PROBLEM REQUIREMENTS » Return only the number of lines in the data below where the word "Solve" appears.

-- -- --

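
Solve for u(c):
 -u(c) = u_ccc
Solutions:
 u(c) = C3*exp(-c) + (C1*sin(sqrt(3)*c/2) + C2*cos(sqrt(3)*c/2))*exp(c/2)


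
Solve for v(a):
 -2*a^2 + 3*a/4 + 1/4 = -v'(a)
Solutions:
 v(a) = C1 + 2*a^3/3 - 3*a^2/8 - a/4


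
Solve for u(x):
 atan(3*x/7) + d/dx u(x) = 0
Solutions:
 u(x) = C1 - x*atan(3*x/7) + 7*log(9*x^2 + 49)/6


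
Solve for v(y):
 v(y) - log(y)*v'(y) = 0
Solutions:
 v(y) = C1*exp(li(y))


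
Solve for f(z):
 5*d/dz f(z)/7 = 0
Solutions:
 f(z) = C1


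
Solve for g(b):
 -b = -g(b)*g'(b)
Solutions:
 g(b) = -sqrt(C1 + b^2)
 g(b) = sqrt(C1 + b^2)


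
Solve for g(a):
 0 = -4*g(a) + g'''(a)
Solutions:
 g(a) = C3*exp(2^(2/3)*a) + (C1*sin(2^(2/3)*sqrt(3)*a/2) + C2*cos(2^(2/3)*sqrt(3)*a/2))*exp(-2^(2/3)*a/2)


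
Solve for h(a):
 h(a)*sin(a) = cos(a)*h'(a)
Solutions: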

-- -- --

RESPONSE TO THE TASK » 8